What is being asked: Go through the listing that follows and report the number of lines with the string "frac" in them, nothing more.

Provided records START

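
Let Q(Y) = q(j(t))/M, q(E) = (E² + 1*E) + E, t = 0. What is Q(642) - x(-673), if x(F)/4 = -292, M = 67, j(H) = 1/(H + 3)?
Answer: 704311/603 ≈ 1168.0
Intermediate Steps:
j(H) = 1/(3 + H)
q(E) = E² + 2*E (q(E) = (E² + E) + E = (E + E²) + E = E² + 2*E)
x(F) = -1168 (x(F) = 4*(-292) = -1168)
Q(Y) = 7/603 (Q(Y) = ((2 + 1/(3 + 0))/(3 + 0))/67 = ((2 + 1/3)/3)*(1/67) = ((2 + ⅓)/3)*(1/67) = ((⅓)*(7/3))*(1/67) = (7/9)*(1/67) = 7/603)
Q(642) - x(-673) = 7/603 - 1*(-1168) = 7/603 + 1168 = 704311/603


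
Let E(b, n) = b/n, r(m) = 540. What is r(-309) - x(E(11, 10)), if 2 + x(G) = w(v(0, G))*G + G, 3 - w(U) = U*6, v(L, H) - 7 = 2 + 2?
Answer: 3051/5 ≈ 610.20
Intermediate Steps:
v(L, H) = 11 (v(L, H) = 7 + (2 + 2) = 7 + 4 = 11)
w(U) = 3 - 6*U (w(U) = 3 - U*6 = 3 - 6*U)
x(G) = -2 - 62*G (x(G) = -2 + ((3 - 6*11)*G + G) = -2 + ((3 - 66)*G + G) = -2 + (-63*G + G) = -2 - 62*G)
r(-309) - x(E(11, 10)) = 540 - (-2 - 682/10) = 540 - (-2 - 62*11/10) = 540 - (-2 - 341/5) = 540 - 1*(-351/5) = 540 + 351/5 = 3051/5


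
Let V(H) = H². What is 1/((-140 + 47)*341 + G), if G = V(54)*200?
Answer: 1/551487 ≈ 1.8133e-6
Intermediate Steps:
G = 583200 (G = 54²*200 = 2916*200 = 583200)
1/((-140 + 47)*341 + G) = 1/((-140 + 47)*341 + 583200) = 1/(-93*341 + 583200) = 1/(-31713 + 583200) = 1/551487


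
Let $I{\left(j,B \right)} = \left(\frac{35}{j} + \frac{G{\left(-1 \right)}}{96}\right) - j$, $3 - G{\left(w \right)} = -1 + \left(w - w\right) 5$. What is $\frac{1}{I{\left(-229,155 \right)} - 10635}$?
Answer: $- \frac{5496}{57191987} \approx -9.6097 \cdot 10^{-5}$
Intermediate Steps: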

Provided records END

Task result: 2